(Records provided)

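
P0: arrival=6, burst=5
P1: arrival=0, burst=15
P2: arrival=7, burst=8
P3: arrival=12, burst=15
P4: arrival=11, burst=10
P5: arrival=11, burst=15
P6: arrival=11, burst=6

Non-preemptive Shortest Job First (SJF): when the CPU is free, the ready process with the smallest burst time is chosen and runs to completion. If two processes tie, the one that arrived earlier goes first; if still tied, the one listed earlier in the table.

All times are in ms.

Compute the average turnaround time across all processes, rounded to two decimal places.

Timeline: | P1 0-15 | P0 15-20 | P6 20-26 | P2 26-34 | P4 34-44 | P5 44-59 | P3 59-74 |
Completion: P0=20  P1=15  P2=34  P3=74  P4=44  P5=59  P6=26
Turnaround (C−A): P0=14  P1=15  P2=27  P3=62  P4=33  P5=48  P6=15
Turnaround times: P0=14, P1=15, P2=27, P3=62, P4=33, P5=48, P6=15
Average turnaround = (14+15+27+62+33+48+15) / 7 = 214/7 = 30.57

30.57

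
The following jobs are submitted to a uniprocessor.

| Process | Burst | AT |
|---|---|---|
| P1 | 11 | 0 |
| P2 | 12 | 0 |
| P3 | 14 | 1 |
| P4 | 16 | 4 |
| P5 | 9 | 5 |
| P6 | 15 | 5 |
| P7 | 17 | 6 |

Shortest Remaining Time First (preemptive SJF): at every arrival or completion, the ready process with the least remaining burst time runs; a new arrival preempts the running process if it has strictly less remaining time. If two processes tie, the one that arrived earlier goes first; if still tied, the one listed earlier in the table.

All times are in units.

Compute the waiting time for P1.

0

Schedule: | P1 0-11 | P5 11-20 | P2 20-32 | P3 32-46 | P6 46-61 | P4 61-77 | P7 77-94 |
Completion: P1=11  P2=32  P3=46  P4=77  P5=20  P6=61  P7=94
Waiting(P1) = turnaround − burst = 11 − 11 = 0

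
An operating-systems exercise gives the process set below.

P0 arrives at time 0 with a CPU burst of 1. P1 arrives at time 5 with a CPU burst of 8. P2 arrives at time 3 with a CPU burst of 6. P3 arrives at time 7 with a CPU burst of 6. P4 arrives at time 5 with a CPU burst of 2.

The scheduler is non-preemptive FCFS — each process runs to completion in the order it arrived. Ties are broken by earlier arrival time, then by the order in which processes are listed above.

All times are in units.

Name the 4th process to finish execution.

Gantt: | P0 0-1 | idle 1-3 | P2 3-9 | P1 9-17 | P4 17-19 | P3 19-25 |
Completion: P0=1  P1=17  P2=9  P3=25  P4=19
Finish order: P0 → P2 → P1 → P4 → P3

P4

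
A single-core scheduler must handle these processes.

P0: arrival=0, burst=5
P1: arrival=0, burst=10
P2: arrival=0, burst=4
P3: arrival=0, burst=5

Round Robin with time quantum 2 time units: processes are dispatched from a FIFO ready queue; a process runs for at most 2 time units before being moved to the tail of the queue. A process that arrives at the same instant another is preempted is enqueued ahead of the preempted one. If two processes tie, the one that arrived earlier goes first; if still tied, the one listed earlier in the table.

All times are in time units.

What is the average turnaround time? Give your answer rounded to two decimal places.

18.75

Timeline: | P0 0-2 | P1 2-4 | P2 4-6 | P3 6-8 | P0 8-10 | P1 10-12 | P2 12-14 | P3 14-16 | P0 16-17 | P1 17-19 | P3 19-20 | P1 20-24 |
Completion: P0=17  P1=24  P2=14  P3=20
Turnaround times: P0=17, P1=24, P2=14, P3=20
Average turnaround = (17+24+14+20) / 4 = 75/4 = 18.75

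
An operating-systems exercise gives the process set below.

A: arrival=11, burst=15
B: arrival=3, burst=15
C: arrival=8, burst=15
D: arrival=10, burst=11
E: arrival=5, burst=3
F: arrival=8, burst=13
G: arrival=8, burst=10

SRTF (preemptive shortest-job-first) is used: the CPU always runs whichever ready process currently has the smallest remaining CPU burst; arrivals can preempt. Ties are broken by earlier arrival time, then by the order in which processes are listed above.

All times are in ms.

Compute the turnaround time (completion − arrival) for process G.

10

Gantt: | idle 0-3 | B 3-5 | E 5-8 | G 8-18 | D 18-29 | B 29-42 | F 42-55 | C 55-70 | A 70-85 |
Completion: A=85  B=42  C=70  D=29  E=8  F=55  G=18
Turnaround(G) = completion − arrival = 18 − 8 = 10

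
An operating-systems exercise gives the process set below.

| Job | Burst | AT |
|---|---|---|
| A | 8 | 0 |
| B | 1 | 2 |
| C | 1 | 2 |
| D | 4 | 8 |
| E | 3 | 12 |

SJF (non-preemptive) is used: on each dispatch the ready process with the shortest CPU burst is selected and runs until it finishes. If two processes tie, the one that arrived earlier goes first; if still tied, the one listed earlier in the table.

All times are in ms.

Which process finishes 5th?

E

Timeline: | A 0-8 | B 8-9 | C 9-10 | D 10-14 | E 14-17 |
Completion: A=8  B=9  C=10  D=14  E=17
Finish order: A → B → C → D → E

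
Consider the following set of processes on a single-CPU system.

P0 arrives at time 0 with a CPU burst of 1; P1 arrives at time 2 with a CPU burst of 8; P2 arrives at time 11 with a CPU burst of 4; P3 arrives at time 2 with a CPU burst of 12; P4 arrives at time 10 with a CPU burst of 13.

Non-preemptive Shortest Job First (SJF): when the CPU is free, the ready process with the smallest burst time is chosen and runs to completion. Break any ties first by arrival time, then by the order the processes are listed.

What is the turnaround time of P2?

Schedule: | P0 0-1 | idle 1-2 | P1 2-10 | P3 10-22 | P2 22-26 | P4 26-39 |
Completion: P0=1  P1=10  P2=26  P3=22  P4=39
Turnaround(P2) = completion − arrival = 26 − 11 = 15

15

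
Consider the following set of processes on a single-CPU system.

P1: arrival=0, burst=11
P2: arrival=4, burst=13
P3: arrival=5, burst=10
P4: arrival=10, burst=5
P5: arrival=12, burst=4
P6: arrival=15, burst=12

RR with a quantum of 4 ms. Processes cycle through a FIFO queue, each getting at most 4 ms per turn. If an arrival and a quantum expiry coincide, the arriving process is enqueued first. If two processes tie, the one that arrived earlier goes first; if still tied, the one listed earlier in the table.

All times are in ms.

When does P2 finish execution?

51

Schedule: | P1 0-4 | P2 4-8 | P1 8-12 | P3 12-16 | P2 16-20 | P4 20-24 | P5 24-28 | P1 28-31 | P6 31-35 | P3 35-39 | P2 39-43 | P4 43-44 | P6 44-48 | P3 48-50 | P2 50-51 | P6 51-55 |
Completion: P1=31  P2=51  P3=50  P4=44  P5=28  P6=55
Turnaround (C−A): P1=31  P2=47  P3=45  P4=34  P5=16  P6=40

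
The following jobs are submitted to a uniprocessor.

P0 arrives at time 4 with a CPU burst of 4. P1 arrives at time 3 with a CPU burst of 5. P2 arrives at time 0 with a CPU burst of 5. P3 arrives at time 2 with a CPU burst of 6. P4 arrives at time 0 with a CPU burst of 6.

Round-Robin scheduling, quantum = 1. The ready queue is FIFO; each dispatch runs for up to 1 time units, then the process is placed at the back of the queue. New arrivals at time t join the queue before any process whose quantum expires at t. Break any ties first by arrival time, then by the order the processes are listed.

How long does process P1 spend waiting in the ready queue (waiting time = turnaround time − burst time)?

Gantt: | P2 0-1 | P4 1-2 | P2 2-3 | P3 3-4 | P4 4-5 | P1 5-6 | P2 6-7 | P0 7-8 | P3 8-9 | P4 9-10 | P1 10-11 | P2 11-12 | P0 12-13 | P3 13-14 | P4 14-15 | P1 15-16 | P2 16-17 | P0 17-18 | P3 18-19 | P4 19-20 | P1 20-21 | P0 21-22 | P3 22-23 | P4 23-24 | P1 24-25 | P3 25-26 |
Completion: P0=22  P1=25  P2=17  P3=26  P4=24
Turnaround (C−A): P0=18  P1=22  P2=17  P3=24  P4=24
Waiting(P1) = turnaround − burst = 22 − 5 = 17

17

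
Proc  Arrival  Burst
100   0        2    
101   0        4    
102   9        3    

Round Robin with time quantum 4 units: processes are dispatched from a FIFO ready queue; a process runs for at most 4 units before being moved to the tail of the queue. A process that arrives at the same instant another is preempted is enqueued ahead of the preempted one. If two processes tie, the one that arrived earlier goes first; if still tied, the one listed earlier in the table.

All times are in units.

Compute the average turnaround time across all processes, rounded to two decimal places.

3.67

Timeline: | 100 0-2 | 101 2-6 | idle 6-9 | 102 9-12 |
Completion: 100=2  101=6  102=12
Turnaround (C−A): 100=2  101=6  102=3
Turnaround times: 100=2, 101=6, 102=3
Average turnaround = (2+6+3) / 3 = 11/3 = 3.67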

(End Records provided)

§ **Instructions for the task**
From the first line of the listing above through the line that contains "P6: arrival=11, burst=6", set down each line without alteration, and nothing else.

§ **Exercise solution**
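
P0: arrival=6, burst=5
P1: arrival=0, burst=15
P2: arrival=7, burst=8
P3: arrival=12, burst=15
P4: arrival=11, burst=10
P5: arrival=11, burst=15
P6: arrival=11, burst=6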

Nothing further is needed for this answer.